_Problem:_
Every line of the records that holds the word "Weights" should be copied out.

_Stored data:_
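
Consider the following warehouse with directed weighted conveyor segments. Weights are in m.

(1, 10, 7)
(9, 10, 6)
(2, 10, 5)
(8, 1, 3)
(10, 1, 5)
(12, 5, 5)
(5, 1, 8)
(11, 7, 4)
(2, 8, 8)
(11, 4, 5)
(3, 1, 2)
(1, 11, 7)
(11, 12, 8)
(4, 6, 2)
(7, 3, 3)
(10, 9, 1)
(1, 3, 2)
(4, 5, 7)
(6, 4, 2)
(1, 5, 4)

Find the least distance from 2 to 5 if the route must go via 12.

30 m

Shortest 2→12: 2 → 10 → 1 → 11 → 12 = 25
Shortest 12→5: 12 → 5 = 5
Total via 12: 25 + 5 = 30 m.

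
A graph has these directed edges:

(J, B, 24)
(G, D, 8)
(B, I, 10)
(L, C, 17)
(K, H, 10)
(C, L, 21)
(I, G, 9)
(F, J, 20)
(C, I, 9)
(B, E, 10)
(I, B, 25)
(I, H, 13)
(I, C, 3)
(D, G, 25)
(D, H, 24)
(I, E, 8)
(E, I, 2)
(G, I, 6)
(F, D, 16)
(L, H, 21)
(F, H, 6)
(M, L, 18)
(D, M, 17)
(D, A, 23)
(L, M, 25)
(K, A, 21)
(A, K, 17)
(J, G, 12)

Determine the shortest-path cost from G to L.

30

Running Dijkstra from G:
G: 0
I: 6  (via G)
D: 8  (via G)
C: 9  (via I)
E: 14  (via I)
H: 19  (via I)
M: 25  (via D)
L: 30  (via C)
Shortest route: G–I–C–L = 30.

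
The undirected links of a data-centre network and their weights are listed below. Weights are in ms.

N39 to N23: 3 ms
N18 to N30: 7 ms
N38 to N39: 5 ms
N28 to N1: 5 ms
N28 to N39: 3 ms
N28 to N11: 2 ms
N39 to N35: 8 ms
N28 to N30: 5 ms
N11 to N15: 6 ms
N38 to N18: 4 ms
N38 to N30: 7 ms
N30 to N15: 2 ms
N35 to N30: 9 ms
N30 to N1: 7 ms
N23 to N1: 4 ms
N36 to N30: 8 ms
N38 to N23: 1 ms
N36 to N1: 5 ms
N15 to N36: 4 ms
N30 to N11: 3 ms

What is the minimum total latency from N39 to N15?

Enumerating some paths:
N39 - N38 - N30 - N15: 5+7+2 = 14
N39 - N28 - N30 - N15: 3+5+2 = 10
N39 - N23 - N38 - N30 - N15: 3+1+7+2 = 13
N39 - N28 - N11 - N15: 3+2+6 = 11
The minimum is 10 ms via N39 - N28 - N30 - N15.

10 ms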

_Solution to this exercise:_
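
Consider the following warehouse with directed weighted conveyor segments. Weights are in m.
The undirected links of a data-centre network and their weights are listed below. Weights are in ms.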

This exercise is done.